| Description of the task |
Given the listing below, write out exactly the lines starting with the line that has "Apply Kadane's algorithm" and going on through the line that has "-8]. What is the maximum subarray sum?", both kept.

| Records provided |
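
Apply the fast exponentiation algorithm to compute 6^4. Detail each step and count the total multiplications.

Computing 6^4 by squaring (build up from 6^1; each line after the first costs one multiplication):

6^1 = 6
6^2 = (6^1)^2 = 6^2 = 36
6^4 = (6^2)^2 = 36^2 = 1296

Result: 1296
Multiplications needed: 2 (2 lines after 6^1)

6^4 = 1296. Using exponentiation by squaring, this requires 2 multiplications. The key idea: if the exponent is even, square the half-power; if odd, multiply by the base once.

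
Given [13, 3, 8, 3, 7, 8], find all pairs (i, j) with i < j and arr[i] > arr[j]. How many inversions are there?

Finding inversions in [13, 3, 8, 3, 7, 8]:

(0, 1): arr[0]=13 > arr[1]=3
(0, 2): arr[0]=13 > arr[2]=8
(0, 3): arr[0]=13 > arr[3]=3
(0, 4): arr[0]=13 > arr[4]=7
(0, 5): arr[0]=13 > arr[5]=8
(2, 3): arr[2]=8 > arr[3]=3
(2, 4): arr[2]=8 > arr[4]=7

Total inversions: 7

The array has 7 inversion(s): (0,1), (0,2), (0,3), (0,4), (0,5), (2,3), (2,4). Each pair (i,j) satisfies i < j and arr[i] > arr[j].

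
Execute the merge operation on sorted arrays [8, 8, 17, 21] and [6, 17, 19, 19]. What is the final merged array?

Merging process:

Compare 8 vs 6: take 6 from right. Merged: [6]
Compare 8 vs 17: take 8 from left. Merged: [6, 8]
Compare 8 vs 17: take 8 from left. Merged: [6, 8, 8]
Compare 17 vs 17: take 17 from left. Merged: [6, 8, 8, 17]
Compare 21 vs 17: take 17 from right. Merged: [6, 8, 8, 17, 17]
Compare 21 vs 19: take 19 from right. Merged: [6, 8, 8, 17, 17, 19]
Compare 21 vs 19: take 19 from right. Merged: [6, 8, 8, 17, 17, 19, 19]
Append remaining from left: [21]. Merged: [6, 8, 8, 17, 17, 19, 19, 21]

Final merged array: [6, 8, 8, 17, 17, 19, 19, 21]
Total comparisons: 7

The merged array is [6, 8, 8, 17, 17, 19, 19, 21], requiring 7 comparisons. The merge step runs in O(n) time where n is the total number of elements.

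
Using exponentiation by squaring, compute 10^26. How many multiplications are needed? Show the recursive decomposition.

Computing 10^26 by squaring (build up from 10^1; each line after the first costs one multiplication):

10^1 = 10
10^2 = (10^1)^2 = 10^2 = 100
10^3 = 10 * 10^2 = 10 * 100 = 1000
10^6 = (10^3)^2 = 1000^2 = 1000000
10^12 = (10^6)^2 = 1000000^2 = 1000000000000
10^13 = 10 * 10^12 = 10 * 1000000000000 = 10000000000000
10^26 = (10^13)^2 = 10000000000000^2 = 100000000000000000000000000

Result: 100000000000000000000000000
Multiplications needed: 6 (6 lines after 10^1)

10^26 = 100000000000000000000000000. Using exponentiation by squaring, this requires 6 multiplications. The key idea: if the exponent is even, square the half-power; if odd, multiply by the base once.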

---

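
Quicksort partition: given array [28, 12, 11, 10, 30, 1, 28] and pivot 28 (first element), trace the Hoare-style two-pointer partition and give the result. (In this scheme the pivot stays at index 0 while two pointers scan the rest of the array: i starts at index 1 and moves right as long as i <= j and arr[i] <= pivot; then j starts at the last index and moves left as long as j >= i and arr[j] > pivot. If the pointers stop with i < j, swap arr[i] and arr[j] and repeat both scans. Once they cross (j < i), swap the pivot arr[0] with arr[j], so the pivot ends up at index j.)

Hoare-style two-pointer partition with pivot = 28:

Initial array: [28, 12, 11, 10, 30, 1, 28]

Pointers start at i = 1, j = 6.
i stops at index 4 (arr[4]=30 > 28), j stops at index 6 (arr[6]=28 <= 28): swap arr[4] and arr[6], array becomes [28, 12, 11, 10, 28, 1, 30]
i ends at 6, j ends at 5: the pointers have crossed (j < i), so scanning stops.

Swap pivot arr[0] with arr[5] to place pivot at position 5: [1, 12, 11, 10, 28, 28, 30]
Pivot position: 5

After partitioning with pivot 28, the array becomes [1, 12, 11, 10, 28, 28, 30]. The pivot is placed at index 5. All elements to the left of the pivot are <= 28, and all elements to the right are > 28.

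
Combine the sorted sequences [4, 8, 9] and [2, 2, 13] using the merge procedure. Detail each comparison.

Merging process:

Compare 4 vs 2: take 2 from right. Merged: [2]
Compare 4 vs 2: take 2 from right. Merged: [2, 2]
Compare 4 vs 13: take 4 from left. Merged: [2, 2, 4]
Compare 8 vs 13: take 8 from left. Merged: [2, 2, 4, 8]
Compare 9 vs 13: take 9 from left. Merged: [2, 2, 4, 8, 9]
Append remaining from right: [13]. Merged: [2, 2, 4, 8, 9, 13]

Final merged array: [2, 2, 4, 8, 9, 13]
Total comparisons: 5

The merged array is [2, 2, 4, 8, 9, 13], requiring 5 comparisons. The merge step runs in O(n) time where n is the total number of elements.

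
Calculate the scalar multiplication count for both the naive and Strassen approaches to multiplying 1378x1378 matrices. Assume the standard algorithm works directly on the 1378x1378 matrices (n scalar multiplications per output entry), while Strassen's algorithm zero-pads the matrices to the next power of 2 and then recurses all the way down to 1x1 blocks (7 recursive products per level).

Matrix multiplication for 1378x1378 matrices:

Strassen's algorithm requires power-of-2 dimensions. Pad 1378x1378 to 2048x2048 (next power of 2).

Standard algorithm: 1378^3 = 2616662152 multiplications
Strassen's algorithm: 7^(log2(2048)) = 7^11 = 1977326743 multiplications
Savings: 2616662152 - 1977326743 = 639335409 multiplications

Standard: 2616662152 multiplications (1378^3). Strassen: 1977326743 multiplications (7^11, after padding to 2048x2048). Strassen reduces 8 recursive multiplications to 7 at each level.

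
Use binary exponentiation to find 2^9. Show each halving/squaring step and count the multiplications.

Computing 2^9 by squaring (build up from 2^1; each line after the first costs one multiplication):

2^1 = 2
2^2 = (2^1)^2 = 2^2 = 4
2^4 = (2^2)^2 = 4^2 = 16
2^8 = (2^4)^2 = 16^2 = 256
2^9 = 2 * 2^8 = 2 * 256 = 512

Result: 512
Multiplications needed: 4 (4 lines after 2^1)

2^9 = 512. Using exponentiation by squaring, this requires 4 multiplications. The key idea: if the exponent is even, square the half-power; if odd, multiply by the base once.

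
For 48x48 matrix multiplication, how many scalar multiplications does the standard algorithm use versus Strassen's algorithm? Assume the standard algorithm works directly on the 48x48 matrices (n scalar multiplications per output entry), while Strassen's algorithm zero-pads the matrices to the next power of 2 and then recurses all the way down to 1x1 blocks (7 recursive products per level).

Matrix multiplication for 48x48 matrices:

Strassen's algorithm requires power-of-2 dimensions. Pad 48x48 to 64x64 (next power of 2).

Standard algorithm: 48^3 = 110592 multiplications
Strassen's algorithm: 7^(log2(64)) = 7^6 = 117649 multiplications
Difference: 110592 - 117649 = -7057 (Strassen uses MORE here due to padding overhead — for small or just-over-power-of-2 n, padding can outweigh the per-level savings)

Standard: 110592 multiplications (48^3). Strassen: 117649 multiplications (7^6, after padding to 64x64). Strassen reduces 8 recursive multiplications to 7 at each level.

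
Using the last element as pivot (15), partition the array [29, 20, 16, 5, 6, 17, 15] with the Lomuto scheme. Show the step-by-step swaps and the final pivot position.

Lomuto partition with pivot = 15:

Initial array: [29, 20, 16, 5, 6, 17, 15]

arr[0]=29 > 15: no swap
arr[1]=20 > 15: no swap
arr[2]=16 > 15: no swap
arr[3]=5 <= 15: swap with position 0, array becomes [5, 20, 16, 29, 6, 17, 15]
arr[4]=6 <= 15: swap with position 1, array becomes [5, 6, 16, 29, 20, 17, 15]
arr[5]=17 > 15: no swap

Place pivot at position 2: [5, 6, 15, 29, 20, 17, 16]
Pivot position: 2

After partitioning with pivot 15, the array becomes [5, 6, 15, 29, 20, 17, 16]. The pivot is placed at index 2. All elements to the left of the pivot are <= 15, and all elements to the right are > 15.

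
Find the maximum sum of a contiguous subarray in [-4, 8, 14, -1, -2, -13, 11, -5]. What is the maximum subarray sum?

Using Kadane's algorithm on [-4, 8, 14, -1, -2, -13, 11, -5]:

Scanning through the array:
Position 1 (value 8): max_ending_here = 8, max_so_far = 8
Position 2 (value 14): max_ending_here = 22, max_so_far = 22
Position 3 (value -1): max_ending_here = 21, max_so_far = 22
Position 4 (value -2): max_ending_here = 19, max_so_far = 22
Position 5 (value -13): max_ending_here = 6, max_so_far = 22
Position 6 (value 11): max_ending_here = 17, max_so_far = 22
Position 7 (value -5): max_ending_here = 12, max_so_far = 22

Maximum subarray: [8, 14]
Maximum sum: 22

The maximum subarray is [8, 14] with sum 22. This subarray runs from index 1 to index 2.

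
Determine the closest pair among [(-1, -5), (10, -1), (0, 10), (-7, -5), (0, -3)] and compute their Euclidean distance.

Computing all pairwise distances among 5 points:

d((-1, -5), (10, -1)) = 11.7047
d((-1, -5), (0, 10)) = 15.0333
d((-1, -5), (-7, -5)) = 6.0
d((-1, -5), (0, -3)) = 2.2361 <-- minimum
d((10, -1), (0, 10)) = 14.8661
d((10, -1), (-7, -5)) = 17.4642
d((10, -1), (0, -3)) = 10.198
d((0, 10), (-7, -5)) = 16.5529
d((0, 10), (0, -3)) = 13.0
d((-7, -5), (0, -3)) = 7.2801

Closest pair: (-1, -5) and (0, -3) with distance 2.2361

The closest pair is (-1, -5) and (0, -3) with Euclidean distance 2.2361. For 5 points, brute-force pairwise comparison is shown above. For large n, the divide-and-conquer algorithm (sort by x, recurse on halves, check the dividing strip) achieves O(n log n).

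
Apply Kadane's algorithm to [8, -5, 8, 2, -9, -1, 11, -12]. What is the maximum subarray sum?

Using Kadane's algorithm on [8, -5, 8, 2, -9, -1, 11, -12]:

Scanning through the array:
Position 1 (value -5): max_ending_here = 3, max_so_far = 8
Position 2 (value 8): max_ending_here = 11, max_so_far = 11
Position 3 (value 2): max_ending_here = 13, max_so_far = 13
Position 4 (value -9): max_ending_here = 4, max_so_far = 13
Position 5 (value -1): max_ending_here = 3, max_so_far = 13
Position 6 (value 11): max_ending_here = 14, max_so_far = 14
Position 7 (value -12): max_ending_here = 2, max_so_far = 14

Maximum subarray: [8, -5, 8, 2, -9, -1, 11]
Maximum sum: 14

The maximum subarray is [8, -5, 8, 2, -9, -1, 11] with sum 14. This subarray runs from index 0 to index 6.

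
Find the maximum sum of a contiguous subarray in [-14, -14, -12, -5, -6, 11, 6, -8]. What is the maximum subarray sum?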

| Solution to the problem |
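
Apply Kadane's algorithm to [8, -5, 8, 2, -9, -1, 11, -12]. What is the maximum subarray sum?

Using Kadane's algorithm on [8, -5, 8, 2, -9, -1, 11, -12]:

Scanning through the array:
Position 1 (value -5): max_ending_here = 3, max_so_far = 8
Position 2 (value 8): max_ending_here = 11, max_so_far = 11
Position 3 (value 2): max_ending_here = 13, max_so_far = 13
Position 4 (value -9): max_ending_here = 4, max_so_far = 13
Position 5 (value -1): max_ending_here = 3, max_so_far = 13
Position 6 (value 11): max_ending_here = 14, max_so_far = 14
Position 7 (value -12): max_ending_here = 2, max_so_far = 14

Maximum subarray: [8, -5, 8, 2, -9, -1, 11]
Maximum sum: 14

The maximum subarray is [8, -5, 8, 2, -9, -1, 11] with sum 14. This subarray runs from index 0 to index 6.

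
Find the maximum sum of a contiguous subarray in [-14, -14, -12, -5, -6, 11, 6, -8]. What is the maximum subarray sum?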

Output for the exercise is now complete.